**DATA FOR REVIEW**
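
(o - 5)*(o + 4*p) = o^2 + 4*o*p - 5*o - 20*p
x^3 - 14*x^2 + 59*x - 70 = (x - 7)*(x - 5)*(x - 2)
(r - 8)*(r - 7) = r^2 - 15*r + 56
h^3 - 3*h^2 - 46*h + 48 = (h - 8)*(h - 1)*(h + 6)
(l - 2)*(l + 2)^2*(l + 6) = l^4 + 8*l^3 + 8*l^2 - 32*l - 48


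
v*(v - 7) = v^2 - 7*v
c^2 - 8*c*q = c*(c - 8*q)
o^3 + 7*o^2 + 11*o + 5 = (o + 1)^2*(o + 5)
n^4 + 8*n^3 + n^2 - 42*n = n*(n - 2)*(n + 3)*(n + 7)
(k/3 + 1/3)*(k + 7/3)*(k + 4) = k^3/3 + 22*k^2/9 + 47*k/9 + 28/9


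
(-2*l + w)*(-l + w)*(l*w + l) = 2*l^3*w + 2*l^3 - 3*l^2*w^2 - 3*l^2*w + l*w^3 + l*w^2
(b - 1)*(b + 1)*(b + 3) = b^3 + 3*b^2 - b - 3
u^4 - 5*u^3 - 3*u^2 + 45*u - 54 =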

**REQUIRED WORK**
Print every line of the listing exactly.

**THE COMPLETED TASK**
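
(o - 5)*(o + 4*p) = o^2 + 4*o*p - 5*o - 20*p
x^3 - 14*x^2 + 59*x - 70 = (x - 7)*(x - 5)*(x - 2)
(r - 8)*(r - 7) = r^2 - 15*r + 56
h^3 - 3*h^2 - 46*h + 48 = (h - 8)*(h - 1)*(h + 6)
(l - 2)*(l + 2)^2*(l + 6) = l^4 + 8*l^3 + 8*l^2 - 32*l - 48


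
v*(v - 7) = v^2 - 7*v
c^2 - 8*c*q = c*(c - 8*q)
o^3 + 7*o^2 + 11*o + 5 = (o + 1)^2*(o + 5)
n^4 + 8*n^3 + n^2 - 42*n = n*(n - 2)*(n + 3)*(n + 7)
(k/3 + 1/3)*(k + 7/3)*(k + 4) = k^3/3 + 22*k^2/9 + 47*k/9 + 28/9


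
(-2*l + w)*(-l + w)*(l*w + l) = 2*l^3*w + 2*l^3 - 3*l^2*w^2 - 3*l^2*w + l*w^3 + l*w^2
(b - 1)*(b + 1)*(b + 3) = b^3 + 3*b^2 - b - 3
u^4 - 5*u^3 - 3*u^2 + 45*u - 54 =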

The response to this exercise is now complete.